**What is expected**
So that the copy matches the original, write out every entry exactly.

****************************************

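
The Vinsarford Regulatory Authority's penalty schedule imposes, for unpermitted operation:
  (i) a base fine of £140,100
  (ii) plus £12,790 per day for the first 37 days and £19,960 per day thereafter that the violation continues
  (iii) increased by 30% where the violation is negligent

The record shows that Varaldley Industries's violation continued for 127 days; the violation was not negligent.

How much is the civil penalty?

First 37 days: 37 × £12,790 = £473,230
Remaining days: (127 − 37) × £19,960 = £1,796,400
Per-day component: £473,230 + £1,796,400 = £2,269,630
Base plus per-day: £140,100 + £2,269,630 = £2,409,730
The violation was not negligent: no 30% increase.

Civil penalty: £2,409,730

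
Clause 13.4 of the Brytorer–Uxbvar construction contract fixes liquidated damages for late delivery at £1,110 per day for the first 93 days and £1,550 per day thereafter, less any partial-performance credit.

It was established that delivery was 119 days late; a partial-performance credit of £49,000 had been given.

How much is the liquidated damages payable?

First 93 days: 93 × £1,110 = £103,230
Remaining days: (119 − 93) × £1,550 = £40,300
Accrued per-day damages: £103,230 + £40,300 = £143,530
Less partial-performance credit: £143,530 − £49,000 = £94,530

£94,530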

****************************************

**Reply**
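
The Vinsarford Regulatory Authority's penalty schedule imposes, for unpermitted operation:
  (i) a base fine of £140,100
  (ii) plus £12,790 per day for the first 37 days and £19,960 per day thereafter that the violation continues
  (iii) increased by 30% where the violation is negligent

The record shows that Varaldley Industries's violation continued for 127 days; the violation was not negligent.

How much is the civil penalty?

First 37 days: 37 × £12,790 = £473,230
Remaining days: (127 − 37) × £19,960 = £1,796,400
Per-day component: £473,230 + £1,796,400 = £2,269,630
Base plus per-day: £140,100 + £2,269,630 = £2,409,730
The violation was not negligent: no 30% increase.

Civil penalty: £2,409,730

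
Clause 13.4 of the Brytorer–Uxbvar construction contract fixes liquidated damages for late delivery at £1,110 per day for the first 93 days and £1,550 per day thereafter, less any partial-performance credit.

It was established that delivery was 119 days late; a partial-performance credit of £49,000 had been given.

How much is the liquidated damages payable?

First 93 days: 93 × £1,110 = £103,230
Remaining days: (119 − 93) × £1,550 = £40,300
Accrued per-day damages: £103,230 + £40,300 = £143,530
Less partial-performance credit: £143,530 − £49,000 = £94,530

£94,530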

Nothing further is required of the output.